-- YOUR OBJECTIVE --
Repeat exactly the lines from the start of the material below up to and including the "Let b(s) = (s**2" line.

################

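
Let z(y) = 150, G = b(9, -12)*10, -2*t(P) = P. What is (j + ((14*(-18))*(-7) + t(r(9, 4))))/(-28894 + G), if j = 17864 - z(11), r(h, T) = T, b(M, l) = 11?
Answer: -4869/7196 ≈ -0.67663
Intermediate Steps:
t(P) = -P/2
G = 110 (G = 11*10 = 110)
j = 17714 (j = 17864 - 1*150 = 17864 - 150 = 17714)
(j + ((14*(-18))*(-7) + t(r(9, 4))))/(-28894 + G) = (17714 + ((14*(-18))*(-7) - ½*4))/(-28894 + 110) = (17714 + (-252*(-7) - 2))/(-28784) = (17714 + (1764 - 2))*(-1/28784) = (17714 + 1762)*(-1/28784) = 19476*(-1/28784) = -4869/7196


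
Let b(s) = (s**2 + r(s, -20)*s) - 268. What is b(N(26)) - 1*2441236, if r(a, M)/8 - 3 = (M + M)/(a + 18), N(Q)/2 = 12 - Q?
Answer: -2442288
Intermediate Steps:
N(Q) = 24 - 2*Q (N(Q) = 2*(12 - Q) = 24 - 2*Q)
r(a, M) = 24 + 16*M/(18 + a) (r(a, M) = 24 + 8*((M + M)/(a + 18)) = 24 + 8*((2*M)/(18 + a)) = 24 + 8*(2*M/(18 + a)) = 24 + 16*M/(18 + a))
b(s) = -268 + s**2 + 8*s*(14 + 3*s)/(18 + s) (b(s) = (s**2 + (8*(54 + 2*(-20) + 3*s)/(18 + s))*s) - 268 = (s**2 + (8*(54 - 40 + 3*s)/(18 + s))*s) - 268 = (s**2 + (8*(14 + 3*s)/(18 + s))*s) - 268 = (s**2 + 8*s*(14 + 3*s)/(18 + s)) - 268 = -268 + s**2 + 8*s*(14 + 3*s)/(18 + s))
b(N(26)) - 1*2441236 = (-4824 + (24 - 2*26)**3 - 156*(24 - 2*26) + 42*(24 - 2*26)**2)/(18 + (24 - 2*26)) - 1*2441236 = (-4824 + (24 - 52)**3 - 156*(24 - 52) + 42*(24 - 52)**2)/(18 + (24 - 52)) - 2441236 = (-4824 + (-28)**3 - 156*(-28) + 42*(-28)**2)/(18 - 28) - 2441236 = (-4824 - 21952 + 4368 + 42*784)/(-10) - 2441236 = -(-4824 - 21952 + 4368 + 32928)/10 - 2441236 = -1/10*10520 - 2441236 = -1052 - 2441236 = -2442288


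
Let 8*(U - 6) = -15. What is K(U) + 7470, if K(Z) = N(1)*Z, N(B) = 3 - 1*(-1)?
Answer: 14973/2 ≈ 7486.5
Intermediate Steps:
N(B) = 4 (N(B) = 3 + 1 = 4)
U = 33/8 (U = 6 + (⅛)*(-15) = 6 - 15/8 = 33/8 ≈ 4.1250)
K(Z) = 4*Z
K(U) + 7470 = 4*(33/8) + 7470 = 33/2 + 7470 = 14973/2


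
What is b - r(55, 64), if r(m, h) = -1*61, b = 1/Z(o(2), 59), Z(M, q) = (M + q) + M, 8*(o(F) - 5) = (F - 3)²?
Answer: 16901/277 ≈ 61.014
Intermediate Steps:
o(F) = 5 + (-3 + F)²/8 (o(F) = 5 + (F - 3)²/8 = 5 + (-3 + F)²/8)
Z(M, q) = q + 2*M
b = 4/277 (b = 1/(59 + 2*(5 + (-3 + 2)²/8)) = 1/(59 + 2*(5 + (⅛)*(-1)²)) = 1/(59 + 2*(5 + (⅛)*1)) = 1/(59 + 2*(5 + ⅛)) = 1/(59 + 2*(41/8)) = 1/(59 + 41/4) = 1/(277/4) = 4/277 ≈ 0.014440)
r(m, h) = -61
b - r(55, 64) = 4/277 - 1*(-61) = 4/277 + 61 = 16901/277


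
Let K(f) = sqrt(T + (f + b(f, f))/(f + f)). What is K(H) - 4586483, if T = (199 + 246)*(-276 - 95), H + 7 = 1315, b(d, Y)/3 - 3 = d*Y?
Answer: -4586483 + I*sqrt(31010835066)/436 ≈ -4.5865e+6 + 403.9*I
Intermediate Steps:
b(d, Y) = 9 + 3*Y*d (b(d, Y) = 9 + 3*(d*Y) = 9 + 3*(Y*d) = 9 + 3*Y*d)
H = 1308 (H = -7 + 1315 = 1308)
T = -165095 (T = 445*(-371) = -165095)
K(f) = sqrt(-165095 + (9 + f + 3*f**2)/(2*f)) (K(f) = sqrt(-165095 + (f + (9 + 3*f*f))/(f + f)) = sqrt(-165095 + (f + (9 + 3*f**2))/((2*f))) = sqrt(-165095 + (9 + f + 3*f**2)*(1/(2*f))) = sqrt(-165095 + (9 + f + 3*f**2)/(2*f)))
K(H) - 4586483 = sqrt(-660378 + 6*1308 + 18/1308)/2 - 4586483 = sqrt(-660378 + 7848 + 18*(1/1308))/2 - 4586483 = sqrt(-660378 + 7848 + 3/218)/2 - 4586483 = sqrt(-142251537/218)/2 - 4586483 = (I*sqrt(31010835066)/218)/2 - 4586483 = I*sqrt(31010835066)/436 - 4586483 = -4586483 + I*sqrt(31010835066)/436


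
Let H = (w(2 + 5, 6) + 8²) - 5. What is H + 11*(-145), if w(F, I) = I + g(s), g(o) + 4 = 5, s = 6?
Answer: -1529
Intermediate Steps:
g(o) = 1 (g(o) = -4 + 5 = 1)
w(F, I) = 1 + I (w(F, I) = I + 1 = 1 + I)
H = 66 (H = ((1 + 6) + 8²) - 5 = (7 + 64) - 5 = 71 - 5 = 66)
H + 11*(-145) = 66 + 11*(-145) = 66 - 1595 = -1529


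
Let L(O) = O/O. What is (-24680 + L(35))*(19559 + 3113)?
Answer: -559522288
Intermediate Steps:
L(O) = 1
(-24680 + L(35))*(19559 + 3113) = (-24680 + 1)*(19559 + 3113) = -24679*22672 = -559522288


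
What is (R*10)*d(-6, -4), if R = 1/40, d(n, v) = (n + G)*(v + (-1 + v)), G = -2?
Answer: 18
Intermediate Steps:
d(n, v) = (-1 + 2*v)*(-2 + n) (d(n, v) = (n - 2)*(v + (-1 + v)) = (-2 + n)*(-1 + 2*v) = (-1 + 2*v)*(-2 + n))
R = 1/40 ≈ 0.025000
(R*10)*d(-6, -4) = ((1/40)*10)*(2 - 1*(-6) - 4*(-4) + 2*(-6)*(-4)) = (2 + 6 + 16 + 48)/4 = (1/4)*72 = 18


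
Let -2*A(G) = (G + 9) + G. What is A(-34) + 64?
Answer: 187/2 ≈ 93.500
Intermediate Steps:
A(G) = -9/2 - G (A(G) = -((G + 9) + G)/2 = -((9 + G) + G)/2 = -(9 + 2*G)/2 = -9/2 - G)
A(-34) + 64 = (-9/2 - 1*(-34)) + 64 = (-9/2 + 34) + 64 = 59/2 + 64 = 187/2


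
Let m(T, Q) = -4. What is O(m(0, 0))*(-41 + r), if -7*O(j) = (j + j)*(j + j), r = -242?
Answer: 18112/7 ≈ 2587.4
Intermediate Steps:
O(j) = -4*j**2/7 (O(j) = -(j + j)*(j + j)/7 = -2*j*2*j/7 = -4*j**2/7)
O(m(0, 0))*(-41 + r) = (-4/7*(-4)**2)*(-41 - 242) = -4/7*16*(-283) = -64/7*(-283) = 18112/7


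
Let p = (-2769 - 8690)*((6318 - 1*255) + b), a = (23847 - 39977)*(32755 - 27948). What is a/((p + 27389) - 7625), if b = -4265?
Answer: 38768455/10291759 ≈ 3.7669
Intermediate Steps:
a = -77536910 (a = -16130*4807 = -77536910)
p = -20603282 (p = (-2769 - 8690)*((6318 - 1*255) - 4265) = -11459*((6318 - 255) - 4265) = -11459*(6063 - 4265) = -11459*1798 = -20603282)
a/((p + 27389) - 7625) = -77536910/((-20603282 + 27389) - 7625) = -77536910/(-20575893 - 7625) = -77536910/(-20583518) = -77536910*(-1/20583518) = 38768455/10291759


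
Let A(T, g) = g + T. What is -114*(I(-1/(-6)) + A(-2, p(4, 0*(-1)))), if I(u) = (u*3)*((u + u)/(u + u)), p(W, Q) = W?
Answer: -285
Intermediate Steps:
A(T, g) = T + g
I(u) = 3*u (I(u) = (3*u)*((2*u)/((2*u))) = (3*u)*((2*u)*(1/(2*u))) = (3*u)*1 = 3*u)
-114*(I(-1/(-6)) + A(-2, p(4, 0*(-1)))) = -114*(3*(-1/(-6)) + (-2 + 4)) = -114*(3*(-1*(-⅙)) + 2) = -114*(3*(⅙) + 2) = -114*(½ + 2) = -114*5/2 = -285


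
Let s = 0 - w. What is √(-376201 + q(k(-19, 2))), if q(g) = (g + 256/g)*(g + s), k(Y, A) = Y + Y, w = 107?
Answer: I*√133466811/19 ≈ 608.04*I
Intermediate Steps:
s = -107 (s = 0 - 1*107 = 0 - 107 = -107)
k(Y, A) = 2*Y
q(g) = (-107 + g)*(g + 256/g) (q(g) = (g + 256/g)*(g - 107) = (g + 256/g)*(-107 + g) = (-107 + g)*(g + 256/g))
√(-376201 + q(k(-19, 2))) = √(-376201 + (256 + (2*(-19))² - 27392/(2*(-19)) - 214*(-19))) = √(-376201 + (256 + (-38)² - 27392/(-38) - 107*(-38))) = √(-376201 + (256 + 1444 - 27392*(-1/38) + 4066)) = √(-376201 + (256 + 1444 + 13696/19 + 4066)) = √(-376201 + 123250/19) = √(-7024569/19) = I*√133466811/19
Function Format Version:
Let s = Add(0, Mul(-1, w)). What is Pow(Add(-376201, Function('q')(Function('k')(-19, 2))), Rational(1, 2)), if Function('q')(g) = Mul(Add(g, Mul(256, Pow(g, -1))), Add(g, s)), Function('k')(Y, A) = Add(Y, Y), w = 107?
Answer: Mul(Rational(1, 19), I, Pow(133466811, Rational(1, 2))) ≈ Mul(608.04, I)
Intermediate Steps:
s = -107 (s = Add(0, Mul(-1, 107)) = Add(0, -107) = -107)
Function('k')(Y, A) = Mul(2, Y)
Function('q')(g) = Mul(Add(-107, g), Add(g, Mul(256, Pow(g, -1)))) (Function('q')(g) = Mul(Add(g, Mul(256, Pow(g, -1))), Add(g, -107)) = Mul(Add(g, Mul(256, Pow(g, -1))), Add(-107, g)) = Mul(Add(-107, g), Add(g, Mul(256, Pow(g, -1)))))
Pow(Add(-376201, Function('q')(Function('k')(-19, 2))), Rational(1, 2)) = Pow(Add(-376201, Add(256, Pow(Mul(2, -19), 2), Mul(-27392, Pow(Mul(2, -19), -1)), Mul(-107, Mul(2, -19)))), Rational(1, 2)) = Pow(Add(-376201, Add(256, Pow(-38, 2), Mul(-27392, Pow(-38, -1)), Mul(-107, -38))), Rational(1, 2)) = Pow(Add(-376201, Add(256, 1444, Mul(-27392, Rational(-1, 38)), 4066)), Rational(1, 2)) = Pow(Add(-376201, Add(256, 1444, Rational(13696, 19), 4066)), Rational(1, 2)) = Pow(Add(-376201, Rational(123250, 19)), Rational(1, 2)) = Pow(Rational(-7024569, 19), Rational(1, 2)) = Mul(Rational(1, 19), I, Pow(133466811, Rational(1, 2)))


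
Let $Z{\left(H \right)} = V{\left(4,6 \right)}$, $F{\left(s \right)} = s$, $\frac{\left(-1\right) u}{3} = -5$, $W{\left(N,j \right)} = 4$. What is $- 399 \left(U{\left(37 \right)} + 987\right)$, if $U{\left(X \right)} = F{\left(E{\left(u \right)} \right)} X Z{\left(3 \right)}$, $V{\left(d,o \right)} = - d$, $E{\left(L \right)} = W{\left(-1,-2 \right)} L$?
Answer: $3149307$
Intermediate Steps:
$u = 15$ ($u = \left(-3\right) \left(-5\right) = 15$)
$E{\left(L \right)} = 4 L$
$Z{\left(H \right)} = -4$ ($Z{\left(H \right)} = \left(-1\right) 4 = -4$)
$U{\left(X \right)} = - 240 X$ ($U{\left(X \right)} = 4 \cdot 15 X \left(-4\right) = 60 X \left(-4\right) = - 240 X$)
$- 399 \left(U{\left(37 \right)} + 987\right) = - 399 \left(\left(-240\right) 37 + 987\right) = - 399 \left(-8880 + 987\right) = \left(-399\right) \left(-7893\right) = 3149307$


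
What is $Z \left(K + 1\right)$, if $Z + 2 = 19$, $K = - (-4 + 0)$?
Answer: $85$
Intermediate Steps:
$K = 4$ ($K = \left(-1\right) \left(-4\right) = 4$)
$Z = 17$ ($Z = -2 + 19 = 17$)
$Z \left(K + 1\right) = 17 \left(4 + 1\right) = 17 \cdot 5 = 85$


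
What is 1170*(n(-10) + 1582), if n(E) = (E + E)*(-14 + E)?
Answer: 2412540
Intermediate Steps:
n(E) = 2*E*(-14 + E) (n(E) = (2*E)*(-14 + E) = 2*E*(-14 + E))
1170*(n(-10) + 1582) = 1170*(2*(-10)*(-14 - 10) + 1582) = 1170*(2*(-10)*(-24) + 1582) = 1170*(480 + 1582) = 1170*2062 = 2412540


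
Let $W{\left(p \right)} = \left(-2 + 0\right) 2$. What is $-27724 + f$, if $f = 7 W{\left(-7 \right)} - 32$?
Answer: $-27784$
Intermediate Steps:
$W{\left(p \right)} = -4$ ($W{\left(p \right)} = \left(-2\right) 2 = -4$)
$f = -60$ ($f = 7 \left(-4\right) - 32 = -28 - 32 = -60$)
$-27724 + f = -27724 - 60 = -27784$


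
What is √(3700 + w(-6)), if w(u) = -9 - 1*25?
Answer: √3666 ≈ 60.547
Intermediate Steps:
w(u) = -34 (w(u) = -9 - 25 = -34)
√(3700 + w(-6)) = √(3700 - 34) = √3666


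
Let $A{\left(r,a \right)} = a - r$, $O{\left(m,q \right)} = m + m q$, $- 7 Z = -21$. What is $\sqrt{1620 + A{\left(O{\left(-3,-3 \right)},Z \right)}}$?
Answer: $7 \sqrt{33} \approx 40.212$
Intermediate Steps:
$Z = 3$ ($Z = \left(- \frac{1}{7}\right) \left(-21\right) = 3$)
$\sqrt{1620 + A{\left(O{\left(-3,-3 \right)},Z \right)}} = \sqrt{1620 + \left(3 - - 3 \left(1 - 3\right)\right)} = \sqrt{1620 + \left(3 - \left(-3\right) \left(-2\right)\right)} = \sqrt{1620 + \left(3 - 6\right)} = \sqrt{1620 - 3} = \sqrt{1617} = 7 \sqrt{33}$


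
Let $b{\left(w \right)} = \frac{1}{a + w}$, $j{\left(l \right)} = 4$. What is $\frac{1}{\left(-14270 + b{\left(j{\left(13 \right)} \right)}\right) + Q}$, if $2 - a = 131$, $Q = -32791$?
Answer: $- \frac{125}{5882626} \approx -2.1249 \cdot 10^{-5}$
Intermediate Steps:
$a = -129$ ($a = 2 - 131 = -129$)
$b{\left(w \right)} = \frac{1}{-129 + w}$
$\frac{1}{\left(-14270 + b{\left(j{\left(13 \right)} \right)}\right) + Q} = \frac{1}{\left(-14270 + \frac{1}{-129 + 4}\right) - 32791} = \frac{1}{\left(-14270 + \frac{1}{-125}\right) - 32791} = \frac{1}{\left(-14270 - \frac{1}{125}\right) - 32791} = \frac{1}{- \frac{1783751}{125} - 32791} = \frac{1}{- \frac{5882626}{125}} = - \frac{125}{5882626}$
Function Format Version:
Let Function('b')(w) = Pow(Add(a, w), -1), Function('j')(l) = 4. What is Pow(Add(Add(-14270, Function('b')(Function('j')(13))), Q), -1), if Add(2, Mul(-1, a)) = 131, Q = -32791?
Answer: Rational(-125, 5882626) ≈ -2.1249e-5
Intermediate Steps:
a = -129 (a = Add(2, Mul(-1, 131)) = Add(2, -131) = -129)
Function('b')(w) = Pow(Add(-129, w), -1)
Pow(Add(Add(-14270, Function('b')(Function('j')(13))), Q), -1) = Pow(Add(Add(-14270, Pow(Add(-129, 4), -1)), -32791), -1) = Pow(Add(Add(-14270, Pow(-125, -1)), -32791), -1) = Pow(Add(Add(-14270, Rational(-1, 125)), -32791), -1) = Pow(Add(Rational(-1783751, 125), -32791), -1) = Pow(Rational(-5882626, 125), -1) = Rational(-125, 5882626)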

################

-- THE COMPLETED TASK --
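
Let z(y) = 150, G = b(9, -12)*10, -2*t(P) = P. What is (j + ((14*(-18))*(-7) + t(r(9, 4))))/(-28894 + G), if j = 17864 - z(11), r(h, T) = T, b(M, l) = 11?
Answer: -4869/7196 ≈ -0.67663
Intermediate Steps:
t(P) = -P/2
G = 110 (G = 11*10 = 110)
j = 17714 (j = 17864 - 1*150 = 17864 - 150 = 17714)
(j + ((14*(-18))*(-7) + t(r(9, 4))))/(-28894 + G) = (17714 + ((14*(-18))*(-7) - ½*4))/(-28894 + 110) = (17714 + (-252*(-7) - 2))/(-28784) = (17714 + (1764 - 2))*(-1/28784) = (17714 + 1762)*(-1/28784) = 19476*(-1/28784) = -4869/7196


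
Let b(s) = (s**2 + r(s, -20)*s) - 268. What is b(N(26)) - 1*2441236, if r(a, M)/8 - 3 = (M + M)/(a + 18), N(Q)/2 = 12 - Q?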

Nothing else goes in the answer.